• _RECORDS TO PROCESS_
__________________________________________________

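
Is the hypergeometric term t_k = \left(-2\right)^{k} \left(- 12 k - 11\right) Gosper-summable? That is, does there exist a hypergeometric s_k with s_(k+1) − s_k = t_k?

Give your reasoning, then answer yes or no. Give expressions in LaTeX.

The ratio is 2*(-12*k - 23)/(12*k + 11).
Normal form (A,B,C) = (-2, 1, k + 11/12).
Key eq: (-2)·f(k+1) = (1)·f(k) + (k + 11/12).
deg f ≤ 1 (via 0,0,1).
Solve for f: f(k) = -(4*k + 1)/12 (degree 1 ≤ 1).
R(k) = B(k−1)·f(k)/C(k) = -(4*k + 1)/(12*k + 11); s_k = R·t_k = (-2)**k*(4*k + 1).
s_(k+1) − s_k = (-2)**k*(-12*k - 11) = t_k.

Yes. s_k = \left(-2\right)^{k} \left(4 k + 1\right).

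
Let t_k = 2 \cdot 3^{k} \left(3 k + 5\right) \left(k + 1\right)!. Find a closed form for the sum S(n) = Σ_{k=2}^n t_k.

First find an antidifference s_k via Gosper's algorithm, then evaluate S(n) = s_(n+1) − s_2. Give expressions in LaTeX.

S(n) = 6 \cdot 3^{n} \left(n + 2\right)! - 108

r(k) = 3*(k + 2)*(3*k + 8)/(3*k + 5) after simplifying.
A = 3*k + 6, B = 1, C = k + 5/3.
Need (3*k + 6)·f(k+1) − (1)·f(k) = k + 5/3.
Degrees (1,0,1) ⇒ d ≤ 0.
Match coefficients ⇒ f(k) = 1/3.
R(k) = B(k−1)·f(k)/C(k) = 1/(3*k + 5); s_k = R·t_k = 2*3**k*factorial(k + 1).
Verify: 2*3**k*(3*k + 5)*factorial(k + 1) matches t_k.
Telescope: S(n) = s_(n+1) − s_(2) = 6*3**n*factorial(n + 2) − (108) = 6*3**n*factorial(n + 2) - 108.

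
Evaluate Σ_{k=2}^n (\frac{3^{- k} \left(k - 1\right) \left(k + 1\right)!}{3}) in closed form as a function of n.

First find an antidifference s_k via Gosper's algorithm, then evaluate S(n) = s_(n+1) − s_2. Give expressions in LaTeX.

S(n) = - \frac{2}{3} + \frac{3^{- n} \left(n + 2\right)!}{3}

t_(k+1)/t_k = k*(k + 2)/(3*(k - 1)).
A = k/3 + 2/3, B = 1, C = k - 1.
Key eq: (k/3 + 2/3)·f(k+1) = (1)·f(k) + (k - 1).
d = 0 from the (1,0,1) case.
Solve for f: f(k) = 3 (degree 0 ≤ 0).
Then R = B(k−1)f/C = 3/(k - 1), so s_k = R(k)·t_k = factorial(k + 1)/3**k.
Δs = (k - 1)*factorial(k + 1)/(3*3**k), as required.
Telescope: S(n) = s_(n+1) − s_(2) = 3**(-n - 1)*factorial(n + 2) − (2/3) = -2/3 + factorial(n + 2)/(3*3**n).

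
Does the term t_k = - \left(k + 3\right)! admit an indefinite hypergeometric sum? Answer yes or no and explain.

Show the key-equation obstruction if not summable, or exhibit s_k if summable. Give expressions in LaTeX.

No — t_k has no hypergeometric antidifference.

The ratio is k + 4.
So A=k + 4 and B=1, with C=1.
Set up (k + 4)·f(k+1) − (1)·f(k) − (1) = 0.
From deg A=1, deg B=0, deg C=0: d=-1.
Bound -1 < 0, so the key equation has no polynomial solution.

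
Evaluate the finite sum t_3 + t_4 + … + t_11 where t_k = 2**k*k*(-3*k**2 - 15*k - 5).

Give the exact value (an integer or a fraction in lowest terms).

Ratio r(k) = 2*(3*k**3 + 24*k**2 + 44*k + 23)/(k*(3*k**2 + 15*k + 5)).
So A=2 and B=1, with C=k**3 + 5*k**2 + 5*k/3.
Set up (2)·f(k+1) − (1)·f(k) − (k**3 + 5*k**2 + 5*k/3) = 0.
Degrees (0,0,3) ⇒ d ≤ 3.
Coefficient equations give f(k) = (3*k**3 - 3*k**2 - k + 2)/3.
R(k) = B(k−1)·f(k)/C(k) = (3*k**3 - 3*k**2 - k + 2)/(k*(3*k**2 + 15*k + 5)); s_k = R·t_k = 2**k*(-3*k**3 + 3*k**2 + k - 2).
s_(k+1) − s_k = 2**k*k*(-3*k**2 - 15*k - 5) = t_k.
Telescoping: Σ = s_(12) − s_(3) = -19423232 − (-424) = -19422808.

Σ = -19422808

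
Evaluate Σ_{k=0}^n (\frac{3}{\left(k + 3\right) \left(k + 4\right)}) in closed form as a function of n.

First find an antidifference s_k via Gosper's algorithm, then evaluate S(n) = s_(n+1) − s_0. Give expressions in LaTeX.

r(k) = (k + 3)/(k + 5) after simplifying.
Take A(k)=k + 3, B(k)=k + 5, C(k)=1.
Solve (k + 3)·f(k+1) − (k + 4)·f(k) = 1.
Bound: deg f ≤ 1.
Match coefficients ⇒ f(k) = k/3.
Get s_k = R·t_k = k/(k + 3) with R(k) = B(k−1)f(k)/C(k) = k*(k + 4)/3.
Verify: 3/(k**2 + 7*k + 12) matches t_k.
Evaluate: s_(n+1) = (n + 1)/(n + 4); subtract s_(0) = 0 ⇒ S(n) = (n + 1)/(n + 4).

S(n) = \frac{n + 1}{n + 4}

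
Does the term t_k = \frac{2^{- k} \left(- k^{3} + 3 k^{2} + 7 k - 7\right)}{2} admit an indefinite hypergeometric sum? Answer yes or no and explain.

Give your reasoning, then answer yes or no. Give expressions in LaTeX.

The ratio is (k**3 - 10*k - 2)/(2*(k**3 - 3*k**2 - 7*k + 7)).
So A=1/2 and B=1, with C=k**3 - 3*k**2 - 7*k + 7.
f must satisfy (1/2)·f(k+1) − (1)·f(k) = k**3 - 3*k**2 - 7*k + 7.
deg f ≤ 3 (via 0,0,3).
Coefficient equations give f(k) = -2*(k**3 - 4*k + 4).
Certificate R = B(k−1)f/C = -2*(k**3 - 4*k + 4)/(k**3 - 3*k**2 - 7*k + 7) gives s_k = (k**3 - 4*k + 4)/2**k.
s_(k+1) − s_k = (-k**3 + 3*k**2 + 7*k - 7)/(2*2**k) = t_k.

Yes. s_k = 2^{- k} \left(k^{3} - 4 k + 4\right).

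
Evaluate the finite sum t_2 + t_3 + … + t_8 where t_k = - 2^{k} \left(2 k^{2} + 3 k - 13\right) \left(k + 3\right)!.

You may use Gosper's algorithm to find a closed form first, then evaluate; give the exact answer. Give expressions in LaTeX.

Σ = -1471492915680

t_(k+1)/t_k = 2*(2*k**3 + 15*k**2 + 20*k - 32)/(2*k**2 + 3*k - 13).
So A=2*k + 8 and B=1, with C=k**2 + 3*k/2 - 13/2.
Need (2*k + 8)·f(k+1) − (1)·f(k) = k**2 + 3*k/2 - 13/2.
From deg A=1, deg B=0, deg C=2: d=1.
Match coefficients ⇒ f(k) = (k - 3)/2.
R(k) = B(k−1)·f(k)/C(k) = (k - 3)/(2*k**2 + 3*k - 13); s_k = R·t_k = -2**k*(k - 3)*factorial(k + 3).
s_(k+1) − s_k = -2**k*(2*k**2 + 3*k - 13)*factorial(k + 3) = t_k.
Sum = s_(9) − s_(2); s_(9) = -1471492915200, s_(2) = 480 ⇒ -1471492915680.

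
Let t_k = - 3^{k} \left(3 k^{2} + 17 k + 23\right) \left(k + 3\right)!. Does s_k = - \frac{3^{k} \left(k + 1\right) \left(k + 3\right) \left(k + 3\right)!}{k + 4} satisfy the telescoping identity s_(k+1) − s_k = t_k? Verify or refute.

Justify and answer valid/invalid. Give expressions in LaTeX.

s_(k+1) = -3**(k + 1)*(k + 2)*(k + 4)*factorial(k + 4)/(k + 5)
s_(k+1) − s_k = -3**k*(3*k**4 + 41*k**3 + 207*k**2 + 457*k + 369)*factorial(k + 3)/((k + 4)*(k + 5))
(s_(k+1) − s_k) − t_k = 3**k*(3*k**3 + 29*k**2 + 90*k + 91)*factorial(k + 3)/((k + 4)*(k + 5))

Invalid: residual \frac{3^{k} \left(3 k^{3} + 29 k^{2} + 90 k + 91\right) \left(k + 3\right)!}{\left(k + 4\right) \left(k + 5\right)} ≠ 0.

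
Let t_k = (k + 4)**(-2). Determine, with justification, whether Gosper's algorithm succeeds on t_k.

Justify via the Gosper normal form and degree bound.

r(k) = (k + 4)**2/(k + 5)**2 after simplifying.
Normal form (A,B,C) = (k**2 + 8*k + 16, k**2 + 10*k + 25, 1).
f must satisfy (k**2 + 8*k + 16)·f(k+1) − (k**2 + 8*k + 16)·f(k) = 1.
Bound: deg f ≤ 0.
Put f(k) = c0: A·f(k+1) − B(k−1)·f(k) − C = -1; need -1 = 0 — inconsistent ⇒ no f, not summable.

No — the linear system for f has no solution.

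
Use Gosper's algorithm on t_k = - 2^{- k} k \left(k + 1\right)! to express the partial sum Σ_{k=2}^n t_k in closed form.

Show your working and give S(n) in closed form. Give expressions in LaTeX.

S(n) = 3 - 2^{- n} \left(n + 2\right)!

Ratio r(k) = (k + 1)*(k + 2)/(2*k).
Factor: A=k/2 + 1; B=1; C=k.
Set up (k/2 + 1)·f(k+1) − (1)·f(k) − (k) = 0.
d = 0 from the (1,0,1) case.
A polynomial solution: f(k) = 2.
Get s_k = R·t_k = -2**(1 - k)*factorial(k + 1) with R(k) = B(k−1)f(k)/C(k) = 2/k.
Check: Δs_k = -k*factorial(k + 1)/2**k. ✓
Evaluate: s_(n+1) = -factorial(n + 2)/2**n; subtract s_(2) = -3 ⇒ S(n) = 3 - factorial(n + 2)/2**n.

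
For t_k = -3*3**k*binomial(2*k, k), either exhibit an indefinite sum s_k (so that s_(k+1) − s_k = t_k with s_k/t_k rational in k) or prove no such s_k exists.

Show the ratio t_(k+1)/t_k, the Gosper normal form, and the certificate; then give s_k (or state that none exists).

none (Gosper's algorithm certifies no s_k)

r(k) = 6*(2*k + 1)/(k + 1) after simplifying.
A = 12*k + 6, B = k + 1, C = 1.
f must satisfy (12*k + 6)·f(k+1) − (k)·f(k) = 1.
Bound: deg f ≤ -1.
deg f ≤ -1 is impossible — no certificate.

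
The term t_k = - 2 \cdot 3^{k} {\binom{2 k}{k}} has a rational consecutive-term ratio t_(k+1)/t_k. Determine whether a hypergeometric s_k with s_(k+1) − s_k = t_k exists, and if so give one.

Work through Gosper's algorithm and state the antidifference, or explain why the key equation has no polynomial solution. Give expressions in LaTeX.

no hypergeometric antidifference exists

Ratio r(k) = 6*(2*k + 1)/(k + 1).
Normal form (A,B,C) = (12*k + 6, k + 1, 1).
Set up (12*k + 6)·f(k+1) − (k)·f(k) − (1) = 0.
From deg A=1, deg B=1, deg C=0: d=-1.
Bound -1 < 0, so the key equation has no polynomial solution.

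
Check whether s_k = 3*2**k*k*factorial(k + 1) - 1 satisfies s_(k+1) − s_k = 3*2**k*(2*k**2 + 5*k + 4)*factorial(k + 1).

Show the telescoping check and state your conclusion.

s_(k+1) = 3*2**(k + 1)*(k + 1)*factorial(k + 2) - 1
s_(k+1) − s_k = 3*2**k*(2*k**2 + 5*k + 4)*factorial(k + 1)
(s_(k+1) − s_k) − t_k = 0

valid (s_(k+1) − s_k reduces to t_k)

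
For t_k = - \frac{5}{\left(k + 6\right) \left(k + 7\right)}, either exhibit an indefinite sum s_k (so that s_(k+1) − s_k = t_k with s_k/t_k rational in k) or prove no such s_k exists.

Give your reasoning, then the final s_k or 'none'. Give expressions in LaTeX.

s_k = - \frac{5 k}{6 k + 36}

Ratio r(k) = (k + 6)/(k + 8).
A = k + 6, B = k + 8, C = 1.
Need (k + 6)·f(k+1) − (k + 7)·f(k) = 1.
deg f ≤ 1 (via 1,1,0).
A polynomial solution: f(k) = k/6.
Certificate R = B(k−1)f/C = k*(k + 7)/6 gives s_k = -5*k/(6*k + 36).
Verify: -5/(k**2 + 13*k + 42) matches t_k.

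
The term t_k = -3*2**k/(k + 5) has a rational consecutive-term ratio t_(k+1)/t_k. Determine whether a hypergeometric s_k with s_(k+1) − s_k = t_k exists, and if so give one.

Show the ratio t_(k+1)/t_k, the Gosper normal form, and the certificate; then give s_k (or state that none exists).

no hypergeometric antidifference exists

Compute t_(k+1)/t_k: get 2*(k + 5)/(k + 6).
Normal form (A,B,C) = (2*k + 10, k + 6, 1).
Need (2*k + 10)·f(k+1) − (k + 5)·f(k) = 1.
Bound: deg f ≤ -1.
Bound -1 < 0, so the key equation has no polynomial solution.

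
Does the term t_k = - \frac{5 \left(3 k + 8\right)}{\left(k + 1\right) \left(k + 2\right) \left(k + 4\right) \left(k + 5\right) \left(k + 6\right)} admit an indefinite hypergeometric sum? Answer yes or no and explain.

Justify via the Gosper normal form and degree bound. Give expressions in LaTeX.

Ratio r(k) = (k + 1)*(k + 4)*(3*k + 11)/((k + 3)*(k + 7)*(3*k + 8)).
A = k + 1, B = k + 7, C = k**2 + 17*k/3 + 8.
f must satisfy (k + 1)·f(k+1) − (k + 6)·f(k) = k**2 + 17*k/3 + 8.
d = 5 from the (1,1,2) case.
Solving with deg f ≤ 5: f(k) = k*(k + 2)*(k + 3)*(k**2 + 10*k + 29)/60.
Then R = B(k−1)f/C = k*(k + 2)*(k + 6)*(k**2 + 10*k + 29)/(20*(3*k + 8)), so s_k = R(k)·t_k = k*(-k**2 - 10*k - 29)/(4*(k**3 + 10*k**2 + 29*k + 20)).
Check: Δs_k = 5*(-3*k - 8)/(k**5 + 18*k**4 + 121*k**3 + 372*k**2 + 508*k + 240). ✓

Yes. s_k = \frac{k \left(- k^{2} - 10 k - 29\right)}{4 \left(k^{3} + 10 k^{2} + 29 k + 20\right)}.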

__________________________________________________

• _AIM OF THE EXERCISE_
Which lines of the data contain the string "admit"? Copy each of them.

• _ANSWER TO THE EXERCISE_
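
Does the term t_k = - \left(k + 3\right)! admit an indefinite hypergeometric sum? Answer yes or no and explain.
Does the term t_k = \frac{2^{- k} \left(- k^{3} + 3 k^{2} + 7 k - 7\right)}{2} admit an indefinite hypergeometric sum? Answer yes or no and explain.
Does the term t_k = - \frac{5 \left(3 k + 8\right)}{\left(k + 1\right) \left(k + 2\right) \left(k + 4\right) \left(k + 5\right) \left(k + 6\right)} admit an indefinite hypergeometric sum? Answer yes or no and explain.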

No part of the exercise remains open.